__The data__.
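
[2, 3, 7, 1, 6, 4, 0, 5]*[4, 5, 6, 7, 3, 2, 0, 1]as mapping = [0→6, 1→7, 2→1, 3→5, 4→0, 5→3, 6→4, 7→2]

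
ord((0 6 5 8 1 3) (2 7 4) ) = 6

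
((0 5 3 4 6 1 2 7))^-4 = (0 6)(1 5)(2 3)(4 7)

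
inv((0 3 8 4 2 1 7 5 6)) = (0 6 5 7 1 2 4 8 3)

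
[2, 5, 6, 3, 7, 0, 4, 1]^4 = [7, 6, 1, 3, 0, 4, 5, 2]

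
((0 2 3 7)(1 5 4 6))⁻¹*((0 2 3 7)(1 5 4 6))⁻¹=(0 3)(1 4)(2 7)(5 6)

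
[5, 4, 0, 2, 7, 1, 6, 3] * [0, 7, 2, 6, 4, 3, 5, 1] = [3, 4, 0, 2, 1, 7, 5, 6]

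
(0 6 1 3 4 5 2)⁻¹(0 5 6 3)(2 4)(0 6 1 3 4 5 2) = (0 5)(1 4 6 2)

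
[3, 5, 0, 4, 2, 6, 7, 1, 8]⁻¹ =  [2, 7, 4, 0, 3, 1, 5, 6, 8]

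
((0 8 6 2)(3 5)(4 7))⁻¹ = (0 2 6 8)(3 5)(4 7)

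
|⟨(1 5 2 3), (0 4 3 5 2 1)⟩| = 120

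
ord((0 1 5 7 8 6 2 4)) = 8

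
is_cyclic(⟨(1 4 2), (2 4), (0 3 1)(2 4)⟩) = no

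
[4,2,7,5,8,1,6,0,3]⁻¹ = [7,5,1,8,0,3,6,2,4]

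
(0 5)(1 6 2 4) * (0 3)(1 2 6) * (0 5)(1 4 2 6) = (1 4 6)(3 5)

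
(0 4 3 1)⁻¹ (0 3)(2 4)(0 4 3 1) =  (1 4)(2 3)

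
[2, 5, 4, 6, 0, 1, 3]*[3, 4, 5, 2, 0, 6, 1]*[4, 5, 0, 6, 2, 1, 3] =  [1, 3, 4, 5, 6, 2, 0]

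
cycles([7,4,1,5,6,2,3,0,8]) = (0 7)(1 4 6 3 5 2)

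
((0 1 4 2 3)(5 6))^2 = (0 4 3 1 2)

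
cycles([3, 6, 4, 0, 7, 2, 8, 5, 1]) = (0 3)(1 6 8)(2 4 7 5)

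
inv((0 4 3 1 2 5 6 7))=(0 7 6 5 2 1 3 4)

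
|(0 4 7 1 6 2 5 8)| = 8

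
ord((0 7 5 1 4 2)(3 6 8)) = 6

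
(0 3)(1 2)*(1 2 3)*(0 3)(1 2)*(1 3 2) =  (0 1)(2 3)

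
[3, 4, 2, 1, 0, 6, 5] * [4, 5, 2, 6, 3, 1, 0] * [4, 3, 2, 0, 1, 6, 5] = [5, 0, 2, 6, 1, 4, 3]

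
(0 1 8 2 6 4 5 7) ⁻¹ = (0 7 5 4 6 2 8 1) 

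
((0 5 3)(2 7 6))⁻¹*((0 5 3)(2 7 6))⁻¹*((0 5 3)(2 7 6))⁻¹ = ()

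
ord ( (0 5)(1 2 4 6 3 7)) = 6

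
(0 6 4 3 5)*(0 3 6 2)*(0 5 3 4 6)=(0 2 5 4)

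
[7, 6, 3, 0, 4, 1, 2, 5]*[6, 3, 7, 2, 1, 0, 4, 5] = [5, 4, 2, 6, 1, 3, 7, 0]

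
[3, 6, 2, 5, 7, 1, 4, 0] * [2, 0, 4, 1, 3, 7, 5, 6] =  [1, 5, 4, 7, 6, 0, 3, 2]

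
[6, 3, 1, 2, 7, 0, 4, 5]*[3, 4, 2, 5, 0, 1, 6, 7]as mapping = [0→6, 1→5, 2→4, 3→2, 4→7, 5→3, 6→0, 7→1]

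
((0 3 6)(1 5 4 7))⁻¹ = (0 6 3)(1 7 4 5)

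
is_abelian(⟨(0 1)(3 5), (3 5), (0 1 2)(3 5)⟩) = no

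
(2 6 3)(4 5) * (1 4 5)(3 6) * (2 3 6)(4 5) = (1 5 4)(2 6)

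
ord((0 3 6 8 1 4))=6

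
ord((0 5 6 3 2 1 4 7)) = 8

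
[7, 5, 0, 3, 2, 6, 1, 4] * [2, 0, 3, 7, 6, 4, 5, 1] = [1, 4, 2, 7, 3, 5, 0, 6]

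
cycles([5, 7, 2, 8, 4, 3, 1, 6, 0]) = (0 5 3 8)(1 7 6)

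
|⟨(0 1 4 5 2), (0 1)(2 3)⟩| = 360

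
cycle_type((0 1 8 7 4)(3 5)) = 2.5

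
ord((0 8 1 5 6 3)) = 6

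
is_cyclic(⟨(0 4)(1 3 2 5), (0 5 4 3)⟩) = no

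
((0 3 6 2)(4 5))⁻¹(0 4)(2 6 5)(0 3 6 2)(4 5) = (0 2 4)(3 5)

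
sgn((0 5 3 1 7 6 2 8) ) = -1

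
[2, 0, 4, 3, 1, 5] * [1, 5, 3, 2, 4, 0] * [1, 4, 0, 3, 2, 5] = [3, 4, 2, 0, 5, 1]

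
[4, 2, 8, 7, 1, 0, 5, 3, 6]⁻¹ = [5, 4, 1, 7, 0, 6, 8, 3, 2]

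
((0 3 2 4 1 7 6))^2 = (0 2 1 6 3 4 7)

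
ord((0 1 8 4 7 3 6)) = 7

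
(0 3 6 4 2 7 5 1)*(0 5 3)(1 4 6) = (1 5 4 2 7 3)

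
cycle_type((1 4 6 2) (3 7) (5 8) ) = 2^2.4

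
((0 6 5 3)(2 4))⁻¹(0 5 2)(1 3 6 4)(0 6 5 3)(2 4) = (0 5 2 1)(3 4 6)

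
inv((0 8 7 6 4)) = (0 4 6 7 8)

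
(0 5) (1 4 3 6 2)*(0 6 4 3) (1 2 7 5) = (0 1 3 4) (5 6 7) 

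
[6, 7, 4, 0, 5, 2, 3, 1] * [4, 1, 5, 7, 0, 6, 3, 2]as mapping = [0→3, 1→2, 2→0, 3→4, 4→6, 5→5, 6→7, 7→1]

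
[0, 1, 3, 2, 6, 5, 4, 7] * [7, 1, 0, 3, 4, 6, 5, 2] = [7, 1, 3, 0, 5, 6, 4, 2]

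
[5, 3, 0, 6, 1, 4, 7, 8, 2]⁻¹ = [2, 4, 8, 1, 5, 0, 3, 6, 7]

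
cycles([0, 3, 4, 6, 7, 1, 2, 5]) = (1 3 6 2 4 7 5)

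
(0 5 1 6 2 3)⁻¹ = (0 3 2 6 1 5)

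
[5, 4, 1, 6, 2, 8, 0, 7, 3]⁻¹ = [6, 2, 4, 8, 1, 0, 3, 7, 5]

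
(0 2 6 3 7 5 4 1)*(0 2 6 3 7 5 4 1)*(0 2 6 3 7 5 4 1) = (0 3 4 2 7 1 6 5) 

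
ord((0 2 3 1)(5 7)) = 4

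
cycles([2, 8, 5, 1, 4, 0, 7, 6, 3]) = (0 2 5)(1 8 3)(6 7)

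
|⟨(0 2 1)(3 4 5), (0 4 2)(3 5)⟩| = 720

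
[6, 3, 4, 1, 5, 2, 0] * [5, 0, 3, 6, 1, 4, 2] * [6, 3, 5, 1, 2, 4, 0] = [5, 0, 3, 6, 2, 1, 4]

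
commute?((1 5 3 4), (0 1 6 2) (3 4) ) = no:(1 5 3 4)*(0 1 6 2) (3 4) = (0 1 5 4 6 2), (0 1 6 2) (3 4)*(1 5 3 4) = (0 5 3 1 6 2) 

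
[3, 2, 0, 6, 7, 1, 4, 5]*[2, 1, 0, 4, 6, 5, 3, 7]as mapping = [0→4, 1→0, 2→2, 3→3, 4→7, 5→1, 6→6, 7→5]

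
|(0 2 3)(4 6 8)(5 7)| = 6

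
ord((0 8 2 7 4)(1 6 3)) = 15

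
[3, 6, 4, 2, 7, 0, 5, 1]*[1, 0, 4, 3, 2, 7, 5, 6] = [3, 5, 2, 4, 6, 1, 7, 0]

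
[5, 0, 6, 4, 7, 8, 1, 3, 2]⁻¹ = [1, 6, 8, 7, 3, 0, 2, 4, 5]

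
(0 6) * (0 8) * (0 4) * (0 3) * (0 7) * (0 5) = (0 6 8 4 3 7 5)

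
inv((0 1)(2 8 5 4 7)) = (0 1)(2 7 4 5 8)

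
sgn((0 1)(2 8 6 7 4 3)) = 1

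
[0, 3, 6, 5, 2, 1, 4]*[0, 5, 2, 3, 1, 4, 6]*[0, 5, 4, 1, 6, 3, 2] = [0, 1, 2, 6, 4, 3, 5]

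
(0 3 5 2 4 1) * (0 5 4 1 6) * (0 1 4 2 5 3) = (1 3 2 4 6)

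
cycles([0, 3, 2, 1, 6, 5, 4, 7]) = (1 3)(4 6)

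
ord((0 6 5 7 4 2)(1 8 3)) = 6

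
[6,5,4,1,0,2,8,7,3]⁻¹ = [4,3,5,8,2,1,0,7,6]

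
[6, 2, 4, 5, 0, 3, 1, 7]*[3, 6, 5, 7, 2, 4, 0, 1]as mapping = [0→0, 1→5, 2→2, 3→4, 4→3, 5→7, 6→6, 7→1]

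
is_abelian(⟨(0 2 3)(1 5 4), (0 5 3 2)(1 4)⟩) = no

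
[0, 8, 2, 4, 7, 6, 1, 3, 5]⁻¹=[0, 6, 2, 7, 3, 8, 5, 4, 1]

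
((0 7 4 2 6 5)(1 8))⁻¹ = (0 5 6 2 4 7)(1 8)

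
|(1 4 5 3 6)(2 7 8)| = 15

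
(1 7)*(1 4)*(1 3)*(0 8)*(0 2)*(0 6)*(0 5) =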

__Problem statement__.
Could you give again exactly the lines from the line containing "ord((0 6 5 7 4 2)(1 8 3)) = 6" through the final line of the data above, and no others?

__Output below__.
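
ord((0 6 5 7 4 2)(1 8 3)) = 6

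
[6,5,4,1,0,2,8,7,3]⁻¹ = [4,3,5,8,2,1,0,7,6]

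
[6, 2, 4, 5, 0, 3, 1, 7]*[3, 6, 5, 7, 2, 4, 0, 1]as mapping = [0→0, 1→5, 2→2, 3→4, 4→3, 5→7, 6→6, 7→1]

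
is_abelian(⟨(0 2 3)(1 5 4), (0 5 3 2)(1 4)⟩) = no

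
[0, 8, 2, 4, 7, 6, 1, 3, 5]⁻¹=[0, 6, 2, 7, 3, 8, 5, 4, 1]

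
((0 7 4 2 6 5)(1 8))⁻¹ = (0 5 6 2 4 7)(1 8)

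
|(1 4 5 3 6)(2 7 8)| = 15

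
(1 7)*(1 4)*(1 3)*(0 8)*(0 2)*(0 6)*(0 5) =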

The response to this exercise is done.